┌────────
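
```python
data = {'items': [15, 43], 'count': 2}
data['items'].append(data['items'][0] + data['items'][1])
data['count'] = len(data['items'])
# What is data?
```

After line 1: data = {'items': [15, 43], 'count': 2}
After line 2 (append 15 + 43 = 58): data = {'items': [15, 43, 58], 'count': 2}
After line 3 (count = len(items) = 3): data = {'items': [15, 43, 58], 'count': 3}

{'items': [15, 43, 58], 'count': 3}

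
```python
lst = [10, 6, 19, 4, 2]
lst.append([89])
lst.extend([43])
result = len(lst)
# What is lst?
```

After line 1: lst = [10, 6, 19, 4, 2]
After line 2 (append adds [89] as single element): lst = [10, 6, 19, 4, 2, [89]]
After line 3 (extend unpacks [43], adds 43): lst = [10, 6, 19, 4, 2, [89], 43]
After line 4: result = len(lst) = 7

[10, 6, 19, 4, 2, [89], 43]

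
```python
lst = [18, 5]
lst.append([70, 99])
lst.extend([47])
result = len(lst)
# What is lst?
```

After line 1: lst = [18, 5]
After line 2 (append adds [70, 99] as single element): lst = [18, 5, [70, 99]]
After line 3 (extend unpacks [47], adds 47): lst = [18, 5, [70, 99], 47]
After line 4: result = len(lst) = 4

[18, 5, [70, 99], 47]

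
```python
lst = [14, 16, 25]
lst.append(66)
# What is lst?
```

[14, 16, 25, 66]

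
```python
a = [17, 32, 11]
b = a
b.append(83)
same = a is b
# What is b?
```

After line 1: a = [17, 32, 11]
After line 2 (b = a is an alias, same object): a = [17, 32, 11], b = [17, 32, 11]
After line 3 (b.append mutates the shared list): a = [17, 32, 11, 83], b = [17, 32, 11, 83]
After line 4 (same = a is b; same object -> True): same = True

[17, 32, 11, 83]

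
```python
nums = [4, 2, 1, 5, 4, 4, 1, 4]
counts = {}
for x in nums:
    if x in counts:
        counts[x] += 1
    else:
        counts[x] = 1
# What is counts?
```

Initial: counts = {}, nums = [4, 2, 1, 5, 4, 4, 1, 4]
See 4: counts = {4: 1}
See 2: counts = {4: 1, 2: 1}
See 1: counts = {4: 1, 2: 1, 1: 1}
See 5: counts = {4: 1, 2: 1, 1: 1, 5: 1}
See 4: counts = {4: 2, 2: 1, 1: 1, 5: 1}
See 4: counts = {4: 3, 2: 1, 1: 1, 5: 1}
See 1: counts = {4: 3, 2: 1, 1: 2, 5: 1}
See 4: counts = {4: 4, 2: 1, 1: 2, 5: 1}

{4: 4, 2: 1, 1: 2, 5: 1}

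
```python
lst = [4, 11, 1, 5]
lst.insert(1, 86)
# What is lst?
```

[4, 86, 11, 1, 5]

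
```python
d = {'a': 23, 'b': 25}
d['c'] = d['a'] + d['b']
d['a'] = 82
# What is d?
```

After line 1: d = {'a': 23, 'b': 25}
After line 2 (d['c'] = 23 + 25): d = {'a': 23, 'b': 25, 'c': 48}
After line 3: d = {'a': 82, 'b': 25, 'c': 48}

{'a': 82, 'b': 25, 'c': 48}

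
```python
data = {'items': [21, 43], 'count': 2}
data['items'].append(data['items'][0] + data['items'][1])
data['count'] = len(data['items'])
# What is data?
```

After line 1: data = {'items': [21, 43], 'count': 2}
After line 2 (append 21 + 43 = 64): data = {'items': [21, 43, 64], 'count': 2}
After line 3 (count = len(items) = 3): data = {'items': [21, 43, 64], 'count': 3}

{'items': [21, 43, 64], 'count': 3}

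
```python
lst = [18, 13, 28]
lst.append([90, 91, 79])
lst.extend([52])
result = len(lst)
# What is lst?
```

After line 1: lst = [18, 13, 28]
After line 2 (append adds [90, 91, 79] as single element): lst = [18, 13, 28, [90, 91, 79]]
After line 3 (extend unpacks [52], adds 52): lst = [18, 13, 28, [90, 91, 79], 52]
After line 4: result = len(lst) = 5

[18, 13, 28, [90, 91, 79], 52]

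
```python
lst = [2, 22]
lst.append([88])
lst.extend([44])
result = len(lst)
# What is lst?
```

After line 1: lst = [2, 22]
After line 2 (append adds [88] as single element): lst = [2, 22, [88]]
After line 3 (extend unpacks [44], adds 44): lst = [2, 22, [88], 44]
After line 4: result = len(lst) = 4

[2, 22, [88], 44]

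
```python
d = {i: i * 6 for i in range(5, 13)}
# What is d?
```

{5: 30, 6: 36, 7: 42, 8: 48, 9: 54, 10: 60, 11: 66, 12: 72}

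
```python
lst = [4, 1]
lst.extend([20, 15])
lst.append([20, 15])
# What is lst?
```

After line 1: lst = [4, 1]
After line 2 (extend unpacks [20, 15]): lst = [4, 1, 20, 15]
After line 3 (append adds [20, 15] as single element): lst = [4, 1, 20, 15, [20, 15]]

[4, 1, 20, 15, [20, 15]]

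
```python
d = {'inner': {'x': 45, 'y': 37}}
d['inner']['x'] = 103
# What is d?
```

After line 1: d = {'inner': {'x': 45, 'y': 37}}
After line 2 (inner x overwritten): d = {'inner': {'x': 103, 'y': 37}}

{'inner': {'x': 103, 'y': 37}}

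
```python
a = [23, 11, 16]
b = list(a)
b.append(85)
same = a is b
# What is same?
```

After line 1: a = [23, 11, 16]
After line 2 (b = list(a) is a shallow copy, new object): a = [23, 11, 16], b = [23, 11, 16]
After line 3 (append only mutates b): a = [23, 11, 16], b = [23, 11, 16, 85]
After line 4 (same = a is b; different objects -> False): same = False

False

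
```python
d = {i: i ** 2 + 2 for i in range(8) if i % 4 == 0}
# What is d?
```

{0: 2, 4: 18}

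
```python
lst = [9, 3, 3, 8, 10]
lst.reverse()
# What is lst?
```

[10, 8, 3, 3, 9]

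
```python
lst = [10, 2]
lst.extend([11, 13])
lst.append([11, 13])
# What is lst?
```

After line 1: lst = [10, 2]
After line 2 (extend unpacks [11, 13]): lst = [10, 2, 11, 13]
After line 3 (append adds [11, 13] as single element): lst = [10, 2, 11, 13, [11, 13]]

[10, 2, 11, 13, [11, 13]]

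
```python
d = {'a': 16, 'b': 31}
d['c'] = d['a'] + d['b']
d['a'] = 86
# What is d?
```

After line 1: d = {'a': 16, 'b': 31}
After line 2 (d['c'] = 16 + 31): d = {'a': 16, 'b': 31, 'c': 47}
After line 3: d = {'a': 86, 'b': 31, 'c': 47}

{'a': 86, 'b': 31, 'c': 47}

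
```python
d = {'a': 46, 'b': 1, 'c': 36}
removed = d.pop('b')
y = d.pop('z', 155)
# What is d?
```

After line 1: d = {'a': 46, 'b': 1, 'c': 36}
After line 2 (pop 'b' returns 1): d = {'a': 46, 'c': 36}, removed = 1
After line 3 (pop 'z' missing, returns default 155): d = {'a': 46, 'c': 36}, y = 155

{'a': 46, 'c': 36}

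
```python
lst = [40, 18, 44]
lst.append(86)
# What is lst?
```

[40, 18, 44, 86]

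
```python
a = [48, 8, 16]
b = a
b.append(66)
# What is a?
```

After line 1: a = [48, 8, 16]
After line 2 (b = a is an alias, same object): a = [48, 8, 16], b = [48, 8, 16]
After line 3 (b.append mutates the shared list): a = [48, 8, 16, 66], b = [48, 8, 16, 66]

[48, 8, 16, 66]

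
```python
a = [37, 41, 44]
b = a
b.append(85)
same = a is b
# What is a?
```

After line 1: a = [37, 41, 44]
After line 2 (b = a is an alias, same object): a = [37, 41, 44], b = [37, 41, 44]
After line 3 (b.append mutates the shared list): a = [37, 41, 44, 85], b = [37, 41, 44, 85]
After line 4 (same = a is b; same object -> True): same = True

[37, 41, 44, 85]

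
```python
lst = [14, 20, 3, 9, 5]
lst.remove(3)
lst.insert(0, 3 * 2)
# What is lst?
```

After line 1: lst = [14, 20, 3, 9, 5]
After line 2 (remove first 3): lst = [14, 20, 9, 5]
After line 3 (insert 6 at index 0): lst = [6, 14, 20, 9, 5]

[6, 14, 20, 9, 5]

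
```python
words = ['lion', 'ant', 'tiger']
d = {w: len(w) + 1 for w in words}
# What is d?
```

{'lion': 5, 'ant': 4, 'tiger': 6}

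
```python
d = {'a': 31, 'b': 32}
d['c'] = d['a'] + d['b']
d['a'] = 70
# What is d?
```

After line 1: d = {'a': 31, 'b': 32}
After line 2 (d['c'] = 31 + 32): d = {'a': 31, 'b': 32, 'c': 63}
After line 3: d = {'a': 70, 'b': 32, 'c': 63}

{'a': 70, 'b': 32, 'c': 63}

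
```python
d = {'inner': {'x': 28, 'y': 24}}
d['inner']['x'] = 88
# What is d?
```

After line 1: d = {'inner': {'x': 28, 'y': 24}}
After line 2 (inner x overwritten): d = {'inner': {'x': 88, 'y': 24}}

{'inner': {'x': 88, 'y': 24}}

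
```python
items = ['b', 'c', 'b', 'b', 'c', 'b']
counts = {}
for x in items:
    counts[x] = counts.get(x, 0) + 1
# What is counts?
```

Initial: counts = {}, items = ['b', 'c', 'b', 'b', 'c', 'b']
See 'b': counts = {'b': 1}
See 'c': counts = {'b': 1, 'c': 1}
See 'b': counts = {'b': 2, 'c': 1}
See 'b': counts = {'b': 3, 'c': 1}
See 'c': counts = {'b': 3, 'c': 2}
See 'b': counts = {'b': 4, 'c': 2}

{'b': 4, 'c': 2}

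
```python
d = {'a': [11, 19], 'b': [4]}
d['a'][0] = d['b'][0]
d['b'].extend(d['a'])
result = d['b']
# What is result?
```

After line 1: d = {'a': [11, 19], 'b': [4]}
After line 2 (a[0] = b[0] = 4): d = {'a': [4, 19], 'b': [4]}
After line 3 (b.extend(a) appends [4, 19]): d = {'a': [4, 19], 'b': [4, 4, 19]}
After line 4: result = d['b'] = [4, 4, 19]

[4, 4, 19]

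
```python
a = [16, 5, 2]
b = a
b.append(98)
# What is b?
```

After line 1: a = [16, 5, 2]
After line 2 (b = a is an alias, same object): a = [16, 5, 2], b = [16, 5, 2]
After line 3 (b.append mutates the shared list): a = [16, 5, 2, 98], b = [16, 5, 2, 98]

[16, 5, 2, 98]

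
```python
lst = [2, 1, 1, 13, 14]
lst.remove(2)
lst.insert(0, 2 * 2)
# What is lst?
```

After line 1: lst = [2, 1, 1, 13, 14]
After line 2 (remove first 2): lst = [1, 1, 13, 14]
After line 3 (insert 4 at index 0): lst = [4, 1, 1, 13, 14]

[4, 1, 1, 13, 14]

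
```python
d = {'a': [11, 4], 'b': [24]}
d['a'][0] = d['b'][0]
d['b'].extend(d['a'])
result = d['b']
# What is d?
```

After line 1: d = {'a': [11, 4], 'b': [24]}
After line 2 (a[0] = b[0] = 24): d = {'a': [24, 4], 'b': [24]}
After line 3 (b.extend(a) appends [24, 4]): d = {'a': [24, 4], 'b': [24, 24, 4]}
After line 4: result = d['b'] = [24, 24, 4]

{'a': [24, 4], 'b': [24, 24, 4]}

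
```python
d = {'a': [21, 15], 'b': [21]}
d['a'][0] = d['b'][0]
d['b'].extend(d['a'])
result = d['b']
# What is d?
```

After line 1: d = {'a': [21, 15], 'b': [21]}
After line 2 (a[0] = b[0] = 21): d = {'a': [21, 15], 'b': [21]}
After line 3 (b.extend(a) appends [21, 15]): d = {'a': [21, 15], 'b': [21, 21, 15]}
After line 4: result = d['b'] = [21, 21, 15]

{'a': [21, 15], 'b': [21, 21, 15]}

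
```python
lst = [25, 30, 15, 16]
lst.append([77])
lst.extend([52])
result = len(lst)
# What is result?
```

After line 1: lst = [25, 30, 15, 16]
After line 2 (append adds [77] as single element): lst = [25, 30, 15, 16, [77]]
After line 3 (extend unpacks [52], adds 52): lst = [25, 30, 15, 16, [77], 52]
After line 4: result = len(lst) = 6

6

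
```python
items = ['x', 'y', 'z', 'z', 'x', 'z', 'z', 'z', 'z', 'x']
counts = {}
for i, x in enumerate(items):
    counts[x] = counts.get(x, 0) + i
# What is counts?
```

Initial: counts = {}, items = ['x', 'y', 'z', 'z', 'x', 'z', 'z', 'z', 'z', 'x']
i=0, x='x': counts = {'x': 0}
i=1, x='y': counts = {'x': 0, 'y': 1}
i=2, x='z': counts = {'x': 0, 'y': 1, 'z': 2}
i=3, x='z': counts = {'x': 0, 'y': 1, 'z': 5}
i=4, x='x': counts = {'x': 4, 'y': 1, 'z': 5}
i=5, x='z': counts = {'x': 4, 'y': 1, 'z': 10}
i=6, x='z': counts = {'x': 4, 'y': 1, 'z': 16}
i=7, x='z': counts = {'x': 4, 'y': 1, 'z': 23}
i=8, x='z': counts = {'x': 4, 'y': 1, 'z': 31}
i=9, x='x': counts = {'x': 13, 'y': 1, 'z': 31}

{'x': 13, 'y': 1, 'z': 31}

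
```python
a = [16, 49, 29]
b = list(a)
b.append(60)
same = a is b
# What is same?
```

After line 1: a = [16, 49, 29]
After line 2 (b = list(a) is a shallow copy, new object): a = [16, 49, 29], b = [16, 49, 29]
After line 3 (append only mutates b): a = [16, 49, 29], b = [16, 49, 29, 60]
After line 4 (same = a is b; different objects -> False): same = False

False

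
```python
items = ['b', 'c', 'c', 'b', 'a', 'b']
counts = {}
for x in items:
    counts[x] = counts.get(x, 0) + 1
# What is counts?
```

Initial: counts = {}, items = ['b', 'c', 'c', 'b', 'a', 'b']
See 'b': counts = {'b': 1}
See 'c': counts = {'b': 1, 'c': 1}
See 'c': counts = {'b': 1, 'c': 2}
See 'b': counts = {'b': 2, 'c': 2}
See 'a': counts = {'b': 2, 'c': 2, 'a': 1}
See 'b': counts = {'b': 3, 'c': 2, 'a': 1}

{'b': 3, 'c': 2, 'a': 1}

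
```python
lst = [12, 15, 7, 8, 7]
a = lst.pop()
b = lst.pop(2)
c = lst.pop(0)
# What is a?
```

After line 1: lst = [12, 15, 7, 8, 7]
After line 2 (pop() -> a = 7): lst = [12, 15, 7, 8]
After line 3 (pop(2) -> b = 7): lst = [12, 15, 8]
After line 4 (pop(0) -> c = 12): lst = [15, 8]

7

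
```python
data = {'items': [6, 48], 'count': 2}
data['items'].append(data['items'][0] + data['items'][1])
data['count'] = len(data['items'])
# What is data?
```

After line 1: data = {'items': [6, 48], 'count': 2}
After line 2 (append 6 + 48 = 54): data = {'items': [6, 48, 54], 'count': 2}
After line 3 (count = len(items) = 3): data = {'items': [6, 48, 54], 'count': 3}

{'items': [6, 48, 54], 'count': 3}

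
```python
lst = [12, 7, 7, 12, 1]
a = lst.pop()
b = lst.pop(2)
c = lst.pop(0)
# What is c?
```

After line 1: lst = [12, 7, 7, 12, 1]
After line 2 (pop() -> a = 1): lst = [12, 7, 7, 12]
After line 3 (pop(2) -> b = 7): lst = [12, 7, 12]
After line 4 (pop(0) -> c = 12): lst = [7, 12]

12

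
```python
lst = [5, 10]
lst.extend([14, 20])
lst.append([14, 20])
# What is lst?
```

After line 1: lst = [5, 10]
After line 2 (extend unpacks [14, 20]): lst = [5, 10, 14, 20]
After line 3 (append adds [14, 20] as single element): lst = [5, 10, 14, 20, [14, 20]]

[5, 10, 14, 20, [14, 20]]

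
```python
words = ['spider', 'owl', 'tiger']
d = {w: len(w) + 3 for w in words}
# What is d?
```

{'spider': 9, 'owl': 6, 'tiger': 8}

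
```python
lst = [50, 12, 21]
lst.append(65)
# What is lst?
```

[50, 12, 21, 65]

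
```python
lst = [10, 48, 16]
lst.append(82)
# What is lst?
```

[10, 48, 16, 82]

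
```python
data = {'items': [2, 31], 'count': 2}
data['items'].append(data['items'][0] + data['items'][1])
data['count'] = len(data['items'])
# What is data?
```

After line 1: data = {'items': [2, 31], 'count': 2}
After line 2 (append 2 + 31 = 33): data = {'items': [2, 31, 33], 'count': 2}
After line 3 (count = len(items) = 3): data = {'items': [2, 31, 33], 'count': 3}

{'items': [2, 31, 33], 'count': 3}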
└────────
» **YOUR ASSIGNMENT**
Reading the records above, count the lines that include "words" and say only how many.

» **ANSWER TO THE EXERCISE**
4